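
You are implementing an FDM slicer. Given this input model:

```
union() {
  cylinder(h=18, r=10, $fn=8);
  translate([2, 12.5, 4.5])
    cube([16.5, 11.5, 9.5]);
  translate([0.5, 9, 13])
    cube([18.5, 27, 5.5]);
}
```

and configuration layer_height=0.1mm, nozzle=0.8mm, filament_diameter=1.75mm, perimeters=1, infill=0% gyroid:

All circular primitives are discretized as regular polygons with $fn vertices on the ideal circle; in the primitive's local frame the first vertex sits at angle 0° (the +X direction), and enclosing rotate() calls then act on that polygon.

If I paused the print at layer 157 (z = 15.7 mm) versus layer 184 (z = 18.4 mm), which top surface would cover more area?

layer 157 (z = 15.7 mm)

Layer 157 (z = 15.7): the cylinder: section is a regular 8-gon, circumradius r=10 (area = (8/2)·10.000²·sin(360°/8) = 282.84 mm²); the cube at (2, 12.5) does not reach this height (z outside [4.5, 14]); the cube at (0.5, 9) is present — its section is the full 18.5×27 rectangle (area 499.50 mm²); Taking the union: the regions partially overlap — summed areas 782.34 mm² minus the doubly-counted overlap 0.76 mm² gives 781.58 mm² — area = 781.58 mm². So its area = 781.58 mm². Layer 184 (z = 18.4): the cylinder is not intersected at this z (z outside [0, 18]); the cube at (2, 12.5) does not reach this height (z outside [4.5, 14]); the cube at (0.5, 9) (footprint 18.5×27) is included at this height (area 499.50 mm²); Taking the union: only the 18.5×27 cube at (0.5, 9) is present, so the union is just that shape — area = 499.50 mm². So its area = 499.50 mm². Layer 157 is larger (781.58 vs 499.50 mm²).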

# What is required
Write the material out again in its entirety, exactly as shown.

# Solution to this task
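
You are implementing an FDM slicer. Given this input model:

```
union() {
  cylinder(h=18, r=10, $fn=8);
  translate([2, 12.5, 4.5])
    cube([16.5, 11.5, 9.5]);
  translate([0.5, 9, 13])
    cube([18.5, 27, 5.5]);
}
```

and configuration layer_height=0.1mm, nozzle=0.8mm, filament_diameter=1.75mm, perimeters=1, infill=0% gyroid:

All circular primitives are discretized as regular polygons with $fn vertices on the ideal circle; in the primitive's local frame the first vertex sits at angle 0° (the +X direction), and enclosing rotate() calls then act on that polygon.

If I paused the print at layer 157 (z = 15.7 mm) versus layer 184 (z = 18.4 mm), which top surface would cover more area?

layer 157 (z = 15.7 mm)

Layer 157 (z = 15.7): the cylinder: section is a regular 8-gon, circumradius r=10 (area = (8/2)·10.000²·sin(360°/8) = 282.84 mm²); the cube at (2, 12.5) does not reach this height (z outside [4.5, 14]); the cube at (0.5, 9) is present — its section is the full 18.5×27 rectangle (area 499.50 mm²); Taking the union: the regions partially overlap — summed areas 782.34 mm² minus the doubly-counted overlap 0.76 mm² gives 781.58 mm² — area = 781.58 mm². So its area = 781.58 mm². Layer 184 (z = 18.4): the cylinder is not intersected at this z (z outside [0, 18]); the cube at (2, 12.5) does not reach this height (z outside [4.5, 14]); the cube at (0.5, 9) (footprint 18.5×27) is included at this height (area 499.50 mm²); Taking the union: only the 18.5×27 cube at (0.5, 9) is present, so the union is just that shape — area = 499.50 mm². So its area = 499.50 mm². Layer 157 is larger (781.58 vs 499.50 mm²).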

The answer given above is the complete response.